What is expected: Reproduce the listing below exactly, from its first line down to and including the line with "f'_c = 4150 psi, f_y = 40 ksi".

----------------------------------------

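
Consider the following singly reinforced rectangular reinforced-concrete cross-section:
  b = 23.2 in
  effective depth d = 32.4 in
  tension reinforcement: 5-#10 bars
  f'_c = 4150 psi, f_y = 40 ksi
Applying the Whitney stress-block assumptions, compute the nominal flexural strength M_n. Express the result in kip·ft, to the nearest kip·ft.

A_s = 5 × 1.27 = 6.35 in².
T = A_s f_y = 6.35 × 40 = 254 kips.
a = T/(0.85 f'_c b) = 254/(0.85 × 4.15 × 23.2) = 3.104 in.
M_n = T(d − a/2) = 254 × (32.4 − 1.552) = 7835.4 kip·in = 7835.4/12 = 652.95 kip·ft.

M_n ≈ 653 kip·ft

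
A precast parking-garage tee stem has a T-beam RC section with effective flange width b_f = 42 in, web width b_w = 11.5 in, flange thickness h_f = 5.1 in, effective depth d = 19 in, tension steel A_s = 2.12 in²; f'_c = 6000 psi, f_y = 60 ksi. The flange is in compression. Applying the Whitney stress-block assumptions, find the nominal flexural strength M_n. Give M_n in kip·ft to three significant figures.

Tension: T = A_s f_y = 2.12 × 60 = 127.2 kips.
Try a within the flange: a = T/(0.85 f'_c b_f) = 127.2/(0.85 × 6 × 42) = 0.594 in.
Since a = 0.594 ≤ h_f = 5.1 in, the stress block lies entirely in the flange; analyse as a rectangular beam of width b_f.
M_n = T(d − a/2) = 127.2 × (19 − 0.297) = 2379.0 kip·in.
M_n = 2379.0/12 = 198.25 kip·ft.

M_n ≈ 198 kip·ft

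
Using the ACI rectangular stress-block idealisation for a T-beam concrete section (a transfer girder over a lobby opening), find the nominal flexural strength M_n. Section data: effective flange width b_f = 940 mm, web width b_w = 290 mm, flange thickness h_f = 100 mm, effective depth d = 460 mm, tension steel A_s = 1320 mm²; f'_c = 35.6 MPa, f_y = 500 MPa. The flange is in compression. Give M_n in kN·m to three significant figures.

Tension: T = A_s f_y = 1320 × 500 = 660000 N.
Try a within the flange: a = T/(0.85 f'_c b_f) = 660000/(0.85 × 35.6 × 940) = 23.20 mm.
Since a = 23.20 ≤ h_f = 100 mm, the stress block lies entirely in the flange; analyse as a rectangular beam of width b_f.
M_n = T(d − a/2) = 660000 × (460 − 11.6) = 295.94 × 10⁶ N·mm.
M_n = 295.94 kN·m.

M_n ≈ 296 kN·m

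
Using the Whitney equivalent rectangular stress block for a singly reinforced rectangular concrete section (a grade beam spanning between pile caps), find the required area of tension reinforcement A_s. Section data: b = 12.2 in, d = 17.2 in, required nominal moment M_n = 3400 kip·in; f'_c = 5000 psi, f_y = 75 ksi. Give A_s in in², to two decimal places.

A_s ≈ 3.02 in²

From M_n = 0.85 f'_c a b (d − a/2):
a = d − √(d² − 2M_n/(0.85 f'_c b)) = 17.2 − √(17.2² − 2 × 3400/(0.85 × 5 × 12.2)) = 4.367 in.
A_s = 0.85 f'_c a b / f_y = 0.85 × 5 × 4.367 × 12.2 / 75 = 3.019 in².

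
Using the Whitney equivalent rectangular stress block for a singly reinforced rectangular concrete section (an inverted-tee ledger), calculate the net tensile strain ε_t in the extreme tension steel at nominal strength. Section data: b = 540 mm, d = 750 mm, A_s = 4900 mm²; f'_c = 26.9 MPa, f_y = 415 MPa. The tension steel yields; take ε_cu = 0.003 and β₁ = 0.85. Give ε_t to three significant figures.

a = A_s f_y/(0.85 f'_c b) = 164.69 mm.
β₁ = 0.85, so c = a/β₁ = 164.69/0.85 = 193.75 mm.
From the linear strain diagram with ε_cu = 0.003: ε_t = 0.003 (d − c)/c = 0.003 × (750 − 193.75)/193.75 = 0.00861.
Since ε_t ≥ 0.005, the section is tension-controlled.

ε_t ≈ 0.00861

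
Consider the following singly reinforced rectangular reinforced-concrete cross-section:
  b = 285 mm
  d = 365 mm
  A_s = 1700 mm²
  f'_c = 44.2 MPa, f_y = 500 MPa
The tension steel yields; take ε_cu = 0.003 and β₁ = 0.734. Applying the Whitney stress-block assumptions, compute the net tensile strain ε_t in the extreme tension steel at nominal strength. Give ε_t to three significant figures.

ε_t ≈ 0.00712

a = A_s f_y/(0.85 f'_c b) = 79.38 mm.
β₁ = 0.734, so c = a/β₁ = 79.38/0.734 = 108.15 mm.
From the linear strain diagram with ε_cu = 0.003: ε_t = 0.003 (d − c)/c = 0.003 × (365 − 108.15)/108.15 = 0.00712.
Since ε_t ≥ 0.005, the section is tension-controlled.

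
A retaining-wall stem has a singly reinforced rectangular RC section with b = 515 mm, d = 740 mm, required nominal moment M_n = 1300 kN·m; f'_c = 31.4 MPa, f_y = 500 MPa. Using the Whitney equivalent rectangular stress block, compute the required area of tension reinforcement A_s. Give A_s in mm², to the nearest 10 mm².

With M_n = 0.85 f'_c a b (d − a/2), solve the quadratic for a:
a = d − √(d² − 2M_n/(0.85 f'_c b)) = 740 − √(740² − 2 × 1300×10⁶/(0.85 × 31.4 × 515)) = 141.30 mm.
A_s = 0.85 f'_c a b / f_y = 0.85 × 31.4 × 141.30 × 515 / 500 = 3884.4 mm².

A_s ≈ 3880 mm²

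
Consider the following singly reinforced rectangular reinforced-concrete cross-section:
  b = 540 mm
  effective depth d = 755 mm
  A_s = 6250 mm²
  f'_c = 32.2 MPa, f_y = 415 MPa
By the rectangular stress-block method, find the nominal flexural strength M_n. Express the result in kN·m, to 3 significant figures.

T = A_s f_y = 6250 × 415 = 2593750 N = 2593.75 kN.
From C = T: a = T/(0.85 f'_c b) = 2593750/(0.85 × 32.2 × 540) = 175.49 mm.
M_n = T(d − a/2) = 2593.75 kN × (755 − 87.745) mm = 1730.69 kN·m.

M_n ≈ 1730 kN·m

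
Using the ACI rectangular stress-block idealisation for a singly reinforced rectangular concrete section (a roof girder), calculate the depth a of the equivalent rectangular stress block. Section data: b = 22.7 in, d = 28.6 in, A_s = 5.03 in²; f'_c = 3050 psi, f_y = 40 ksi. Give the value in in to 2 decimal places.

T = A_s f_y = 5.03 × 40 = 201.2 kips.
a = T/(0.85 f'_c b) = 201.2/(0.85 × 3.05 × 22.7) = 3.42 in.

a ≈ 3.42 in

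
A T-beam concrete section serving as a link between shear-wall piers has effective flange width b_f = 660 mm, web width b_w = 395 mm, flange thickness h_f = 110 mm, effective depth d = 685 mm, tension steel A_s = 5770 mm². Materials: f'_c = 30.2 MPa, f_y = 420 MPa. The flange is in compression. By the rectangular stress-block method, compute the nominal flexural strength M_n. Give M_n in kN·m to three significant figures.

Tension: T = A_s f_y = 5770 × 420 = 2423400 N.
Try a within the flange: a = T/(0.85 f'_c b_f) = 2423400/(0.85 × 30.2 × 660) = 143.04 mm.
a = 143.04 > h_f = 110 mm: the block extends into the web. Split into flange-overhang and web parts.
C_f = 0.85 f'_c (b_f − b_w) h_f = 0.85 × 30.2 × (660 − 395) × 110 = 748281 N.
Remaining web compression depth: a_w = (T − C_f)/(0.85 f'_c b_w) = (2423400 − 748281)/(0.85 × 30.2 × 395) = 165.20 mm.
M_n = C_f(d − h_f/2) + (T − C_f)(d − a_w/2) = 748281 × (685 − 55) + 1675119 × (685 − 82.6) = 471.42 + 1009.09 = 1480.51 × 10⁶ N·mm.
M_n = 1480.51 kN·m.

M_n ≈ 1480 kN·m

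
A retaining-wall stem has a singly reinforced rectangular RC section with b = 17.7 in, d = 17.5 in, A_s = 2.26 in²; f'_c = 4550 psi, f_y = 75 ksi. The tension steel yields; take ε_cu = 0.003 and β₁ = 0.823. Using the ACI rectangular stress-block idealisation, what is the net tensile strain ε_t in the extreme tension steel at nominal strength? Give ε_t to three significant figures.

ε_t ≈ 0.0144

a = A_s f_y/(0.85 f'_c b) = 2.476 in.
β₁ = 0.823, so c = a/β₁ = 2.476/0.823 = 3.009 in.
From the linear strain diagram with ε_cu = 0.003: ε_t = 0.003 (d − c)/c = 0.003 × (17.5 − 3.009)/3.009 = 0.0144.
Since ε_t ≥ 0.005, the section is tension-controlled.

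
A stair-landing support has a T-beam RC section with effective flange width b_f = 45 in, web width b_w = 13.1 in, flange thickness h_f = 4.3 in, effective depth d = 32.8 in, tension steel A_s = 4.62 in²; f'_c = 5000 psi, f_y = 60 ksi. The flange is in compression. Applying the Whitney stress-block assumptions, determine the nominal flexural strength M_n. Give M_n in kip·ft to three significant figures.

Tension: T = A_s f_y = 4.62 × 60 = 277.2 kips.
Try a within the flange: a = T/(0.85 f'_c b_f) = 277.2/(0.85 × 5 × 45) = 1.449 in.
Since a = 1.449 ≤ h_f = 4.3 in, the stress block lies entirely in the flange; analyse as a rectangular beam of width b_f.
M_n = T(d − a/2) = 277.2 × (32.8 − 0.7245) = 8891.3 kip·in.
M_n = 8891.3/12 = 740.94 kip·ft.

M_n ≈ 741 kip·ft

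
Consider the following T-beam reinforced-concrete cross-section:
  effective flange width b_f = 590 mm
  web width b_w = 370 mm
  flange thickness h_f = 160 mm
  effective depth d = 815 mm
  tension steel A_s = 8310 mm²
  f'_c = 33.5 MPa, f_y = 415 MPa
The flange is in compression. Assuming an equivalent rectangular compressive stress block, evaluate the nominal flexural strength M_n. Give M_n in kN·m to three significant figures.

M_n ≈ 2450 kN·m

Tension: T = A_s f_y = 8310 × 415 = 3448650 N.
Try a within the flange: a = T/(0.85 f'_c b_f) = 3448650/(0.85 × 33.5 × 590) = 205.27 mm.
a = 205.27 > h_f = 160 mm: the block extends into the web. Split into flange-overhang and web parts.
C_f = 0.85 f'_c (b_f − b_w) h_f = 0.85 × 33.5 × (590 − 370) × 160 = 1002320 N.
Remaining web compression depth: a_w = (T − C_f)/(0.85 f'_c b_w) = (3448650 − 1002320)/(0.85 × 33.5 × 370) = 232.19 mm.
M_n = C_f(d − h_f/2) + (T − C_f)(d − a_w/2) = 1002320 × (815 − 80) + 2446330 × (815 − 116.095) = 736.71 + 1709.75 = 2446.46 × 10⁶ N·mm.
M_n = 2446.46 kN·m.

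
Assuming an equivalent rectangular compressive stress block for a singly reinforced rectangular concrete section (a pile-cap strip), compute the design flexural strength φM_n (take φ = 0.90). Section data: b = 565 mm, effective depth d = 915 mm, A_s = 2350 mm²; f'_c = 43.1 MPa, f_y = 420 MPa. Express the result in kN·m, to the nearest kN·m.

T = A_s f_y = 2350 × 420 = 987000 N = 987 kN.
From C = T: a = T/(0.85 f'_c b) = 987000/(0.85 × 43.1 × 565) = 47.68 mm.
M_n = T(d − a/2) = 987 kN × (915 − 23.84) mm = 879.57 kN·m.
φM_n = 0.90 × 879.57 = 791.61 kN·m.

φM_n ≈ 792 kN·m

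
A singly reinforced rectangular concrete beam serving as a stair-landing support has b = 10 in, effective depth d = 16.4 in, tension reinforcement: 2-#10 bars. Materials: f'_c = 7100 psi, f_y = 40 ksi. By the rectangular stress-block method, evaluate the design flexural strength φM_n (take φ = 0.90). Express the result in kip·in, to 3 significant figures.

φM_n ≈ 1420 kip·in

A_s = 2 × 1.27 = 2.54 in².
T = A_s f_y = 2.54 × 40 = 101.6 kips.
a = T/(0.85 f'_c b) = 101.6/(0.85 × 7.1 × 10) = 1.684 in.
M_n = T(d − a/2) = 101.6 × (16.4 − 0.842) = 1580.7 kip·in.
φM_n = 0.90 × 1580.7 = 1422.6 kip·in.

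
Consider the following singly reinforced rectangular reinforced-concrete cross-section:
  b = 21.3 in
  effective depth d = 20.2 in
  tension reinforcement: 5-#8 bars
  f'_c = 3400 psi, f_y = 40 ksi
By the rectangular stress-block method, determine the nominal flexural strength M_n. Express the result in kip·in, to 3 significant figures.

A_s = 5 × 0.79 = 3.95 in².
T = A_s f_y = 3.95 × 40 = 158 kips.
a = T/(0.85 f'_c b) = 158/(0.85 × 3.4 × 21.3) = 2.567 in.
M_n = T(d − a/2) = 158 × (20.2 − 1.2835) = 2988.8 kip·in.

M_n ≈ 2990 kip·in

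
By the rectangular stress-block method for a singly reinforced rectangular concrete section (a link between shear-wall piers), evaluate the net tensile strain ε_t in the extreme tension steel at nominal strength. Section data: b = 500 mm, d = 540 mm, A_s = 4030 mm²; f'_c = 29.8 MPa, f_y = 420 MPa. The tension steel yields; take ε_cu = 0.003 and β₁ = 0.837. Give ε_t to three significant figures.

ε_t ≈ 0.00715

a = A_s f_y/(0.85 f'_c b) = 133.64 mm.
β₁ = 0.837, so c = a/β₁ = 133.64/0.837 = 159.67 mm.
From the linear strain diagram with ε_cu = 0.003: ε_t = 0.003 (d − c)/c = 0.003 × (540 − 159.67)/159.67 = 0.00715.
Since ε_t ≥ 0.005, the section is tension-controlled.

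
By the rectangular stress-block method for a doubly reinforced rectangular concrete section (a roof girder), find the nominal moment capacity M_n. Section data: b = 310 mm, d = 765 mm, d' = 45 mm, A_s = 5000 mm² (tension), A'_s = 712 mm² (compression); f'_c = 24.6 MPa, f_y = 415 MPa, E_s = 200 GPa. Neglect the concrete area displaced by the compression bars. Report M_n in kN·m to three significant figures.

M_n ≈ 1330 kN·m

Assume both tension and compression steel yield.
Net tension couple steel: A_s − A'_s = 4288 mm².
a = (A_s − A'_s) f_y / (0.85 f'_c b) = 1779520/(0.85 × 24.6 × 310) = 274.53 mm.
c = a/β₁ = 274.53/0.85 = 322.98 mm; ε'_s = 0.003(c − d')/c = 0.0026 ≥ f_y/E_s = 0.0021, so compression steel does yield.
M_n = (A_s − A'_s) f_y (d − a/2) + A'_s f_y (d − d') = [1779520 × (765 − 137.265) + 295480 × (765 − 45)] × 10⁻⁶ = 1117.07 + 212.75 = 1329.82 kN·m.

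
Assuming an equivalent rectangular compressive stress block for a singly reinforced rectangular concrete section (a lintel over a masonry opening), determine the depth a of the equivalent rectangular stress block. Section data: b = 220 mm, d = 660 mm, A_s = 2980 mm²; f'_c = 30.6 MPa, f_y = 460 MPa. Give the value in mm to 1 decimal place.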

----------------------------------------

Completed exercise:
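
Consider the following singly reinforced rectangular reinforced-concrete cross-section:
  b = 23.2 in
  effective depth d = 32.4 in
  tension reinforcement: 5-#10 bars
  f'_c = 4150 psi, f_y = 40 ksi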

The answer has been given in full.